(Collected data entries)
====
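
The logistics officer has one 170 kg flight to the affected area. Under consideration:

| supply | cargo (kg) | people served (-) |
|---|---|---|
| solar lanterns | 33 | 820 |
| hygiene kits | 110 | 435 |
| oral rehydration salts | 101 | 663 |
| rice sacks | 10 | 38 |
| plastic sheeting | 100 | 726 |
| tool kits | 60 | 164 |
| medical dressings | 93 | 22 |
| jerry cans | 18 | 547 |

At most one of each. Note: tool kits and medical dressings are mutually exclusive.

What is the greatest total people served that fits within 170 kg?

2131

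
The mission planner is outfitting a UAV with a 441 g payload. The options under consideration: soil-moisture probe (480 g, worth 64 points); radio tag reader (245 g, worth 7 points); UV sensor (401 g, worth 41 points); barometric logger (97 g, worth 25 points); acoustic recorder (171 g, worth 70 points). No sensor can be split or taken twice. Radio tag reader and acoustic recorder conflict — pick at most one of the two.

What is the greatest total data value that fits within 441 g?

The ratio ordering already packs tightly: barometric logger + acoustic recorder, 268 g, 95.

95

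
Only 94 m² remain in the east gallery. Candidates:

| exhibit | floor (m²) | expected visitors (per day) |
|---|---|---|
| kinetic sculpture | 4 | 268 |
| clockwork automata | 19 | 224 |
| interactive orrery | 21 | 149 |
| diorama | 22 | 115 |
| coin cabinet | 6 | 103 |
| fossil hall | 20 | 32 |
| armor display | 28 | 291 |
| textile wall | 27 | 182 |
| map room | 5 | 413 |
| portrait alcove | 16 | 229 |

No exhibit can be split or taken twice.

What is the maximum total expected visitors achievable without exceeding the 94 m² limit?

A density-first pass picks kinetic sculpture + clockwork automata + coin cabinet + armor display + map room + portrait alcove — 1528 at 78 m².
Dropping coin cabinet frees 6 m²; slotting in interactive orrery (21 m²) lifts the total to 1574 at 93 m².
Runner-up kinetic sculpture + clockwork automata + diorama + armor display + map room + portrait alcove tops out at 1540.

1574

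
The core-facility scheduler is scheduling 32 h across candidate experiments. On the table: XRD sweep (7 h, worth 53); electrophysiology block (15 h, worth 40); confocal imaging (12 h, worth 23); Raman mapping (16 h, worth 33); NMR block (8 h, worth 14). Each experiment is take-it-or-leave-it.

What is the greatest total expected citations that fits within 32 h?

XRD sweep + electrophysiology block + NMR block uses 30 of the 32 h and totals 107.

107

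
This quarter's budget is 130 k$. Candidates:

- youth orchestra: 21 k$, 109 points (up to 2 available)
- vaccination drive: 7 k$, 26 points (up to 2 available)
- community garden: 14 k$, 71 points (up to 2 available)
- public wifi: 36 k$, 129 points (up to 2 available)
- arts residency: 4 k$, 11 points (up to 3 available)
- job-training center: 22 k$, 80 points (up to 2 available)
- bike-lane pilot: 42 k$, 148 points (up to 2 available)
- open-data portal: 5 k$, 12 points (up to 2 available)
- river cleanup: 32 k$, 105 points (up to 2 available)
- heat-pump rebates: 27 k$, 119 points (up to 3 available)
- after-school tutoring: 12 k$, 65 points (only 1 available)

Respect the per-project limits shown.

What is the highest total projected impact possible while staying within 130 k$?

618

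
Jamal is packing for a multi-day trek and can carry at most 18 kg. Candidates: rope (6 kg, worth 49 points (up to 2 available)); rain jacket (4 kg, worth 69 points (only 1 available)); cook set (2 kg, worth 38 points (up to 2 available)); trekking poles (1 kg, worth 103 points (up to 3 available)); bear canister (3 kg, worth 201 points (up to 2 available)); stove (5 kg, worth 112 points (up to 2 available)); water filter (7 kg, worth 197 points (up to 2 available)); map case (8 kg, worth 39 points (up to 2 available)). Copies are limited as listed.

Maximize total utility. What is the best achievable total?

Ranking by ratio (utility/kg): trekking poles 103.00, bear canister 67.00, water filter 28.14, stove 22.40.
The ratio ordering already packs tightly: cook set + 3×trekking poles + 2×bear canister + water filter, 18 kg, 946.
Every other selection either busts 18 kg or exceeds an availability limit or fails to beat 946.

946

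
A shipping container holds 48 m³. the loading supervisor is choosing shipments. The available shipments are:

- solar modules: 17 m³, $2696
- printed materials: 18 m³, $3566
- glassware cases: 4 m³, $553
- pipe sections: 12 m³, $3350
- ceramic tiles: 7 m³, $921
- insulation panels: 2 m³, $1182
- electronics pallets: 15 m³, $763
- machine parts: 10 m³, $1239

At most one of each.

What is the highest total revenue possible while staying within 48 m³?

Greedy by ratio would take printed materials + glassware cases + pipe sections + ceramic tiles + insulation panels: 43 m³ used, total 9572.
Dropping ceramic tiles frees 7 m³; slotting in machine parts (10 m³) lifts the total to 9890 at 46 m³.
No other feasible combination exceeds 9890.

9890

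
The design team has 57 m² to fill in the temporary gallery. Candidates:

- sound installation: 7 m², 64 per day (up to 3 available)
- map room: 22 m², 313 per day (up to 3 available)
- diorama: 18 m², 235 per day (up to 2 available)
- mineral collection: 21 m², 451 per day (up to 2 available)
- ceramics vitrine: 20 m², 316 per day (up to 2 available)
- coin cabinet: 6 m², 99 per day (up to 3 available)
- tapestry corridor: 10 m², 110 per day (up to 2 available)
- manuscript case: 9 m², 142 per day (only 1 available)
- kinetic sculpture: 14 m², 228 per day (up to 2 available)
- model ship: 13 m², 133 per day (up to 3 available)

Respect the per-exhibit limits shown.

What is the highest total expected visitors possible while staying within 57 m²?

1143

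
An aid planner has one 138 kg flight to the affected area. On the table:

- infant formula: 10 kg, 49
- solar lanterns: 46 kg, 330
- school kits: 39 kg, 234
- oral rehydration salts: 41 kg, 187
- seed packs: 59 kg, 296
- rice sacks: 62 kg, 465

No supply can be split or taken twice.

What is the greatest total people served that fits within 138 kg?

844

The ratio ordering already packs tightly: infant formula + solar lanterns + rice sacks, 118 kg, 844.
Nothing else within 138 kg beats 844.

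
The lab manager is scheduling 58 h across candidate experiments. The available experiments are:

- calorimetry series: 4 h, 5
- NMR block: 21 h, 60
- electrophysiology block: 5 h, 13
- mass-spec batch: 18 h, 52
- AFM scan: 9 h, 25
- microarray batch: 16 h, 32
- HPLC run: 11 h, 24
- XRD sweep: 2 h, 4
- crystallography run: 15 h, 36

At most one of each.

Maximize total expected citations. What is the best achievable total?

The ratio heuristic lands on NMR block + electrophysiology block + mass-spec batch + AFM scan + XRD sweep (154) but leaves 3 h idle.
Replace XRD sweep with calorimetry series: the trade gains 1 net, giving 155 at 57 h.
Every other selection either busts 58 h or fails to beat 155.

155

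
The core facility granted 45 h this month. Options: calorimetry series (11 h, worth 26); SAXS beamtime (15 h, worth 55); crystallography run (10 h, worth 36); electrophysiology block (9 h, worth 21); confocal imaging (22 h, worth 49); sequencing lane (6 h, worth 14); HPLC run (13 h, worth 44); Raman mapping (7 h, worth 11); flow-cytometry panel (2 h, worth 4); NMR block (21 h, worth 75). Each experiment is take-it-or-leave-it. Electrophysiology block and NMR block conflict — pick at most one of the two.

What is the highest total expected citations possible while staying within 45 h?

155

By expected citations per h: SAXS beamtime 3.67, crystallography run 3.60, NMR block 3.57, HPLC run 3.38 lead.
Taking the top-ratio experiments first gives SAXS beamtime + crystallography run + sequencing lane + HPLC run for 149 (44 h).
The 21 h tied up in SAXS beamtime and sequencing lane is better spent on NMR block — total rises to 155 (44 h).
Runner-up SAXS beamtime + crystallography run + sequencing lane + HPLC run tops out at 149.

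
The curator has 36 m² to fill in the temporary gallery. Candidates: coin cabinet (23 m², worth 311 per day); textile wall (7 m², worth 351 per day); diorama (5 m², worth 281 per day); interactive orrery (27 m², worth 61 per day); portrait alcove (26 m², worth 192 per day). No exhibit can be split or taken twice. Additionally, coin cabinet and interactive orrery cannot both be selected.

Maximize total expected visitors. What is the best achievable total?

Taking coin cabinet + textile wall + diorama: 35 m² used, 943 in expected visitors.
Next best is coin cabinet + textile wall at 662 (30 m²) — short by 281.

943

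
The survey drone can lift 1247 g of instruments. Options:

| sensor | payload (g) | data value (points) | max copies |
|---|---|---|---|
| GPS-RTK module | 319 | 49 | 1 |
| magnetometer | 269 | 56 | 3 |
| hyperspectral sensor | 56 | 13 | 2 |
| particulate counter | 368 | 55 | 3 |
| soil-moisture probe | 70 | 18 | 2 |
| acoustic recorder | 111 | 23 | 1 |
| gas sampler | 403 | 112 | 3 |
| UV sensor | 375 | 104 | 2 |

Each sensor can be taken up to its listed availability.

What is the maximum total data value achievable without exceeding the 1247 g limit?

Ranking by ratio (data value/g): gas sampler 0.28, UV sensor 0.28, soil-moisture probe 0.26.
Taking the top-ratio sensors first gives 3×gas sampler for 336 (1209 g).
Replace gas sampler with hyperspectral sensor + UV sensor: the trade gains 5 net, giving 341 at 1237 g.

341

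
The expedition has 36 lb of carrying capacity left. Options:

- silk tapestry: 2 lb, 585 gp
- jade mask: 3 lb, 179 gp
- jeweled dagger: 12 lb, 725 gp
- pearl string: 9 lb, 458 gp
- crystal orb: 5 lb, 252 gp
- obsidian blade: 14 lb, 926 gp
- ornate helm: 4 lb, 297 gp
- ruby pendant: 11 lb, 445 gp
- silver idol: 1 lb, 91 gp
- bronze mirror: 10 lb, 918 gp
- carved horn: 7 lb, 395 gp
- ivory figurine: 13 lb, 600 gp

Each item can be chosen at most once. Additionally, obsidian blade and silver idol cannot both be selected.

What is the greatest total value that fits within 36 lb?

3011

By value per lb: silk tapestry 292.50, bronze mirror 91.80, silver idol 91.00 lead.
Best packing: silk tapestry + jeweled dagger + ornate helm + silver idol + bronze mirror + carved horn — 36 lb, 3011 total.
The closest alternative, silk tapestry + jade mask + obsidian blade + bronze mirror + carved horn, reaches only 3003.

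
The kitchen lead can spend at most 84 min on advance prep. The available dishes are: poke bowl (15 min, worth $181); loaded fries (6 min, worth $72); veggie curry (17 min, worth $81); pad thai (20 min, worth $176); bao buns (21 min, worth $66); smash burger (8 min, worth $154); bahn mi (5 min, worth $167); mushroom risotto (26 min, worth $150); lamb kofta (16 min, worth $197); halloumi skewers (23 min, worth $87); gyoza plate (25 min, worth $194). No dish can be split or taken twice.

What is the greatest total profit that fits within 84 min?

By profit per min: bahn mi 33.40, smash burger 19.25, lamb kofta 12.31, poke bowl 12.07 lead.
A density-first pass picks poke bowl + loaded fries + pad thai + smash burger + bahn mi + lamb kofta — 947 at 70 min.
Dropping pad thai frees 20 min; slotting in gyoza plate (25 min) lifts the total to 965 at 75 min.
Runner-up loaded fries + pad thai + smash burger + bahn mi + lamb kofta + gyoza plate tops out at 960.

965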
====
**Try it:** Among the entries, copy every line containing the word "shown".

**Written solution:**
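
Respect the per-project limits shown.
Respect the per-exhibit limits shown.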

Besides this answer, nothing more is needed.